• [Action item]:
Check every line below for the word "following" and copy the ones that have it.

Saved entries:
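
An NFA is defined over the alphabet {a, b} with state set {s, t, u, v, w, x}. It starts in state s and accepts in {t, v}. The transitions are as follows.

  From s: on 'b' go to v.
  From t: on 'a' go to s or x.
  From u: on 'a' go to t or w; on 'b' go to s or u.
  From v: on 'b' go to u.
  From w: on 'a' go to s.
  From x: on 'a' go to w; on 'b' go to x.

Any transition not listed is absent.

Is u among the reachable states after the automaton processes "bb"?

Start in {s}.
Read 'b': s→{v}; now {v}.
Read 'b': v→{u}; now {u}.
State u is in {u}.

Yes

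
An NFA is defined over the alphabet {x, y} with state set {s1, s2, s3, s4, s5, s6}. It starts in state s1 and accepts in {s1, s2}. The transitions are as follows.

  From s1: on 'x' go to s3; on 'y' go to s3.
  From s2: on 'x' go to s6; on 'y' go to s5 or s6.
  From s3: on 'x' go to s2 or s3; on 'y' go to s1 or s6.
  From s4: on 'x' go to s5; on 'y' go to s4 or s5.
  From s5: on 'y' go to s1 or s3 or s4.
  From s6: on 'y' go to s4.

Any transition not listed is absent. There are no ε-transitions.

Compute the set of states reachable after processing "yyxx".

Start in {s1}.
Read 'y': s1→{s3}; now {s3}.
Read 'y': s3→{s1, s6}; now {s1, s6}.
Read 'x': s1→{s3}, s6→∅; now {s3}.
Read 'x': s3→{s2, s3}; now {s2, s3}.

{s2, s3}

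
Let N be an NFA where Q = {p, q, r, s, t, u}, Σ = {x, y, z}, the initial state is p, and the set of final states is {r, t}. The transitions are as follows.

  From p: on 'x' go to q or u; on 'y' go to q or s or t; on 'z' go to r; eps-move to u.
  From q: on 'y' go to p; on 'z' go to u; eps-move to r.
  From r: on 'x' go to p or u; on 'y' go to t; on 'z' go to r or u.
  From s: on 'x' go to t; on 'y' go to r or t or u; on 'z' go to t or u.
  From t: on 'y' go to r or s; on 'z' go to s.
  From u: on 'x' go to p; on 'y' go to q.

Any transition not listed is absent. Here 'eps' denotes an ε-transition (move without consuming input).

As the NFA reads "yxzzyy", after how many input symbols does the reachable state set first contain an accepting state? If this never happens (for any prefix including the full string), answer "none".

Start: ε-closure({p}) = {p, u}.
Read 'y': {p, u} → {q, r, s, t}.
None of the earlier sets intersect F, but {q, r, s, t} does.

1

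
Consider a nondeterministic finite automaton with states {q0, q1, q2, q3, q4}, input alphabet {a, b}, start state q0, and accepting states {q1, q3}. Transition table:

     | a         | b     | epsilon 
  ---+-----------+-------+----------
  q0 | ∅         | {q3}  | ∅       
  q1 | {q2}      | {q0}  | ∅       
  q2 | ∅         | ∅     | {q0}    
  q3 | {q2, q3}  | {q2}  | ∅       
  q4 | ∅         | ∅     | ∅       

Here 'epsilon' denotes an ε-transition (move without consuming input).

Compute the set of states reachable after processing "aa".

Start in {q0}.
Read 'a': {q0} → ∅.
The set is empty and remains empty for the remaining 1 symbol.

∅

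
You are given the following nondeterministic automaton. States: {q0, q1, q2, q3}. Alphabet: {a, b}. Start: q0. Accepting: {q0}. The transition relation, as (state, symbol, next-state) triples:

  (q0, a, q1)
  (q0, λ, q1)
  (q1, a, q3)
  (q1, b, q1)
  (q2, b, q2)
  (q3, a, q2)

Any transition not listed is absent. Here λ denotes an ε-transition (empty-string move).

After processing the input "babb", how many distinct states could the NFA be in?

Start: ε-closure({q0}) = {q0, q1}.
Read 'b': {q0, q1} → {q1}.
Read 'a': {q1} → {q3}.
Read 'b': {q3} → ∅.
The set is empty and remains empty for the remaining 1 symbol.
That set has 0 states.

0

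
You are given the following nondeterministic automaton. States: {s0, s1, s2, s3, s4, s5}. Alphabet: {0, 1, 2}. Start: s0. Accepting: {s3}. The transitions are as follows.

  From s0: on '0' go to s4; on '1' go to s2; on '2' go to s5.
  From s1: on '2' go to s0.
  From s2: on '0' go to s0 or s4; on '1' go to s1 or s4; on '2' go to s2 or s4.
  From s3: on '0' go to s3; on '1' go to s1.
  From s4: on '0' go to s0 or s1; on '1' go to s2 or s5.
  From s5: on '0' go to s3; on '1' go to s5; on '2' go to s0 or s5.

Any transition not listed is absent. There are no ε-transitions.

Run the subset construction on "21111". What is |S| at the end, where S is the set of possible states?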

• [Result of this task]:
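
You are given the following nondeterministic automaton. States: {q0, q1, q2, q3}. Alphabet: {a, b}. Start: q0. Accepting: {q0}. The transition relation, as (state, symbol, next-state) triples:
You are given the following nondeterministic automaton. States: {s0, s1, s2, s3, s4, s5}. Alphabet: {0, 1, 2}. Start: s0. Accepting: {s3}. The transitions are as follows.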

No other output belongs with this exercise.